(What you have to do) Whenever the string "parser" turns up in a line of the data below, copy that line.

##### Source data

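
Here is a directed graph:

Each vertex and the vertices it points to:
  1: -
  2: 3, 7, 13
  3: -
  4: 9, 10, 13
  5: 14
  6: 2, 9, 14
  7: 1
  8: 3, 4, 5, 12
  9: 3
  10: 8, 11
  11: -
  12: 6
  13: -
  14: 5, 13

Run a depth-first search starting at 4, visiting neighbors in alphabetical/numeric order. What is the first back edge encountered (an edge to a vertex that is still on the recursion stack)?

8→4

DFS from 4 (visiting neighbors in alphabetical/numeric order); mark gray on enter, black on exit:
4 gray
  9 gray
    3 gray
    3 black
  9 black
  10 gray
    8 gray
      8→3: 3 black — skip
      8→4: 4 is gray → back edge
First back edge: 8 → 4.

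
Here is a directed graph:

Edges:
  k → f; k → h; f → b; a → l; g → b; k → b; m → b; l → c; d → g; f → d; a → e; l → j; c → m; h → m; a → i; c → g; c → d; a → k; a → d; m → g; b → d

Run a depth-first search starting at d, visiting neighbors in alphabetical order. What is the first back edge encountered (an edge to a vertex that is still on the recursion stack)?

DFS from d (visiting neighbors in alphabetical order); mark gray on enter, black on exit:
d gray
  g gray
    b gray
      b→d: d is gray → back edge
First back edge: b → d.

b->d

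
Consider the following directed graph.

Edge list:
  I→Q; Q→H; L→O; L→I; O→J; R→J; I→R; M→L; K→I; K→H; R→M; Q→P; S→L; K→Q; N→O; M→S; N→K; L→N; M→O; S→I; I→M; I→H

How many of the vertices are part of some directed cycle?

A vertex is on a directed cycle iff it belongs to a strongly connected component of size ≥ 2 (or has a self-loop).
The vertices on cycles are {I, K, L, M, N, R, S} — 7 in total.

7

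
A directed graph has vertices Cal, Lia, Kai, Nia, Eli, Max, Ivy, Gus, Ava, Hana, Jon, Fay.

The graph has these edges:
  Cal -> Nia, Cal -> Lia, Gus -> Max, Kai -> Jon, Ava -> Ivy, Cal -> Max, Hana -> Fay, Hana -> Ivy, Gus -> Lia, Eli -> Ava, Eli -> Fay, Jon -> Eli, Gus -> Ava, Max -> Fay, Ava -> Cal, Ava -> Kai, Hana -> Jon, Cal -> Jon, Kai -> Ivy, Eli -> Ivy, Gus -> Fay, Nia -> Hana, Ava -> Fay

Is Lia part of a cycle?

Lia lies on a cycle iff there is a path from Lia back to itself.
Exploring from Lia, it never reaches itself; equivalently, its strongly connected component is a singleton.

No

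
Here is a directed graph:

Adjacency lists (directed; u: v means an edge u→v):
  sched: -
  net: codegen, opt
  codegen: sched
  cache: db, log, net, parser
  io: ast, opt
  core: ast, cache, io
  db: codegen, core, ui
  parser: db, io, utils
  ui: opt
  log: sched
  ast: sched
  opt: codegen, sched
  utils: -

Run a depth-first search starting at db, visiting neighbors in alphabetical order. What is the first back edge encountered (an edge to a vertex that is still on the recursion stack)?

DFS from db (visiting neighbors in alphabetical order); mark gray on enter, black on exit:
db gray
  codegen gray
    sched gray
    sched black
  codegen black
  core gray
    ast gray
      ast→sched: sched black — skip
    ast black
    cache gray
      cache→db: db is gray → back edge
First back edge: cache → db.

cache→db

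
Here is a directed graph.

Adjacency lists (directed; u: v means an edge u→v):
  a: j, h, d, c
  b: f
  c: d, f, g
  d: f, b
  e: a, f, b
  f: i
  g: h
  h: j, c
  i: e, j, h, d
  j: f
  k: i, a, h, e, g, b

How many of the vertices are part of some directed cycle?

A vertex is on a directed cycle iff it belongs to a strongly connected component of size ≥ 2 (or has a self-loop).
The vertices on cycles are {a, b, c, d, e, f, g, h, i, j} — 10 in total.

10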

##########

(Exercise response)
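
  cache: db, log, net, parser
  parser: db, io, utils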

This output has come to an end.